*TASK INSTRUCTIONS:* Could you reproduce the lines below from the one with "U+10044 as UTF-8." through the one with "Consider the UTF-8"? Keep both ends and add nothing.

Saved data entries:
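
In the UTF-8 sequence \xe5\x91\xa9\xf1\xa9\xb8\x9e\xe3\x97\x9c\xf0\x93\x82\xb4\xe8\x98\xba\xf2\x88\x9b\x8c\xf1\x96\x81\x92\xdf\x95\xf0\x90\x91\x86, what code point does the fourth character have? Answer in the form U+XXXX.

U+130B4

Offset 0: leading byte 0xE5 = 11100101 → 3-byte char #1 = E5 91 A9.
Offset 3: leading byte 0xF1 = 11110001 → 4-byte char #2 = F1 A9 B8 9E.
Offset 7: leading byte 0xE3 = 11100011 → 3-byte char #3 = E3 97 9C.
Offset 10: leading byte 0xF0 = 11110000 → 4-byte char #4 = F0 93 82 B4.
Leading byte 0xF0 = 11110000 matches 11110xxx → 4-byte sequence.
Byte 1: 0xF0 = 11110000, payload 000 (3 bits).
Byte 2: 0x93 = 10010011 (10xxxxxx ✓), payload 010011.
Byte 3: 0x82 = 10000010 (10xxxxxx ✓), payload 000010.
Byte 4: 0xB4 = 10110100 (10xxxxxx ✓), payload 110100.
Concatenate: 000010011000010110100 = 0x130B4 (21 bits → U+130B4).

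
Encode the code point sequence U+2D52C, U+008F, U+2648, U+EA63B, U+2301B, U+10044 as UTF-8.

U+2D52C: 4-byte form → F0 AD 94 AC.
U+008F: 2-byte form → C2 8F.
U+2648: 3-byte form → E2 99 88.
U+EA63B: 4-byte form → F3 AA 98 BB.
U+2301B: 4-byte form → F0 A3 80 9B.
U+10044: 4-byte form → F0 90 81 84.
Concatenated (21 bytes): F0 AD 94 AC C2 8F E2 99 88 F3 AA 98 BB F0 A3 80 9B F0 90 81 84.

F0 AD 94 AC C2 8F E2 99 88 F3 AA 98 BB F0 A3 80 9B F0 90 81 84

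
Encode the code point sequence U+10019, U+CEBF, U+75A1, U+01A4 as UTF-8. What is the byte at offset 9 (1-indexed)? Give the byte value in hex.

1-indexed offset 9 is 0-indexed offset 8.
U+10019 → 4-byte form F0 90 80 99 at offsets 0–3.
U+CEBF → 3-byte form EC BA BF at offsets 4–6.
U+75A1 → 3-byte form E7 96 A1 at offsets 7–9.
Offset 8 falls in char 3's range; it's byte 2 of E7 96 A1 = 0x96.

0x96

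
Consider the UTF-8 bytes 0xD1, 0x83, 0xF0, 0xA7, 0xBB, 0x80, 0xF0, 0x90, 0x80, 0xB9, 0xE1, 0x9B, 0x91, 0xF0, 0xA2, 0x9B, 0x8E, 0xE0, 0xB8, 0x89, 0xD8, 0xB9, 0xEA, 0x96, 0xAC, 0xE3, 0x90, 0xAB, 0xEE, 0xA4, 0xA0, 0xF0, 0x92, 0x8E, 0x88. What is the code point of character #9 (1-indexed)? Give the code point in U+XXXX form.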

* * *

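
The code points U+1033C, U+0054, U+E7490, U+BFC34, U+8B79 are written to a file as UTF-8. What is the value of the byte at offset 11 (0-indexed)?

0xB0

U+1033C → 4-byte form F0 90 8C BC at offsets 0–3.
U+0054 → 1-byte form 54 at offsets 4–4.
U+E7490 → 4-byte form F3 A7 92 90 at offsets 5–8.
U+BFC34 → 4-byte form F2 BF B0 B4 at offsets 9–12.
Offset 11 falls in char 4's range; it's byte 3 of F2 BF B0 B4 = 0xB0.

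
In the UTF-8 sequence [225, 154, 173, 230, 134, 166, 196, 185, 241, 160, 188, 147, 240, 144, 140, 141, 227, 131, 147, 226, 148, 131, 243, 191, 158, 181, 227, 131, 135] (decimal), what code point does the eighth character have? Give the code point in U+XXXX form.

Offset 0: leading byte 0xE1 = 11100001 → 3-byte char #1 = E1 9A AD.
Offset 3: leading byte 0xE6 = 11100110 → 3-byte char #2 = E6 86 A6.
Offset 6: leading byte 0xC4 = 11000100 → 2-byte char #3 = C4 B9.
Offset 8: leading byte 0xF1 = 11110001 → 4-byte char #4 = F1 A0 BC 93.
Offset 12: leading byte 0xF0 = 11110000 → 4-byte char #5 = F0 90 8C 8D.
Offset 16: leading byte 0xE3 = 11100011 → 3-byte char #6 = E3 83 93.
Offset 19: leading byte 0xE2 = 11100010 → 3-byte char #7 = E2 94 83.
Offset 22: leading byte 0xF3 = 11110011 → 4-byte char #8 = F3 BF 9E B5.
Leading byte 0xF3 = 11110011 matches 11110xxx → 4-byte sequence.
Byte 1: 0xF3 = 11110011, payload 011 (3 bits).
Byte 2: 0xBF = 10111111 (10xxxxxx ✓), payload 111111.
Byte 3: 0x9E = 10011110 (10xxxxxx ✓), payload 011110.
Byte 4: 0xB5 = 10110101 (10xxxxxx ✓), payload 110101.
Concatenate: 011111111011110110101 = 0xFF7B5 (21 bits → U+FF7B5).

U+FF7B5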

---

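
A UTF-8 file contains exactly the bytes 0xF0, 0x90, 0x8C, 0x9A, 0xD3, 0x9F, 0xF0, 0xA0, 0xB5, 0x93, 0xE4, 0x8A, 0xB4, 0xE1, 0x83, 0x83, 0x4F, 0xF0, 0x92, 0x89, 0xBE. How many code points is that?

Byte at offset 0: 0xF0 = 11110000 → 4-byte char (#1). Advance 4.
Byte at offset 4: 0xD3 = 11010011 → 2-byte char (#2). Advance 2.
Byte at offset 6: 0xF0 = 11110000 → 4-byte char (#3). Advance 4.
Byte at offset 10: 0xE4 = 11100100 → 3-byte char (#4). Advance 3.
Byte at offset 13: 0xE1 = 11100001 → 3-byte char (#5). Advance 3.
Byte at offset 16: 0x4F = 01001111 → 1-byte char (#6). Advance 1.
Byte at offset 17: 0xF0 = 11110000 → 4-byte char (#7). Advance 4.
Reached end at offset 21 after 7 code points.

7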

*RESPONSE TO THIS TASK:*
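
Encode the code point sequence U+2D52C, U+008F, U+2648, U+EA63B, U+2301B, U+10044 as UTF-8.

U+2D52C: 4-byte form → F0 AD 94 AC.
U+008F: 2-byte form → C2 8F.
U+2648: 3-byte form → E2 99 88.
U+EA63B: 4-byte form → F3 AA 98 BB.
U+2301B: 4-byte form → F0 A3 80 9B.
U+10044: 4-byte form → F0 90 81 84.
Concatenated (21 bytes): F0 AD 94 AC C2 8F E2 99 88 F3 AA 98 BB F0 A3 80 9B F0 90 81 84.

F0 AD 94 AC C2 8F E2 99 88 F3 AA 98 BB F0 A3 80 9B F0 90 81 84

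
Encode the code point sequence U+10019, U+CEBF, U+75A1, U+01A4 as UTF-8. What is the byte at offset 9 (1-indexed)? Give the byte value in hex.

1-indexed offset 9 is 0-indexed offset 8.
U+10019 → 4-byte form F0 90 80 99 at offsets 0–3.
U+CEBF → 3-byte form EC BA BF at offsets 4–6.
U+75A1 → 3-byte form E7 96 A1 at offsets 7–9.
Offset 8 falls in char 3's range; it's byte 2 of E7 96 A1 = 0x96.

0x96

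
Consider the UTF-8 bytes 0xD1, 0x83, 0xF0, 0xA7, 0xBB, 0x80, 0xF0, 0x90, 0x80, 0xB9, 0xE1, 0x9B, 0x91, 0xF0, 0xA2, 0x9B, 0x8E, 0xE0, 0xB8, 0x89, 0xD8, 0xB9, 0xEA, 0x96, 0xAC, 0xE3, 0x90, 0xAB, 0xEE, 0xA4, 0xA0, 0xF0, 0x92, 0x8E, 0x88. What is the code point of character #9 (1-indexed)? Give the code point in U+XXXX form.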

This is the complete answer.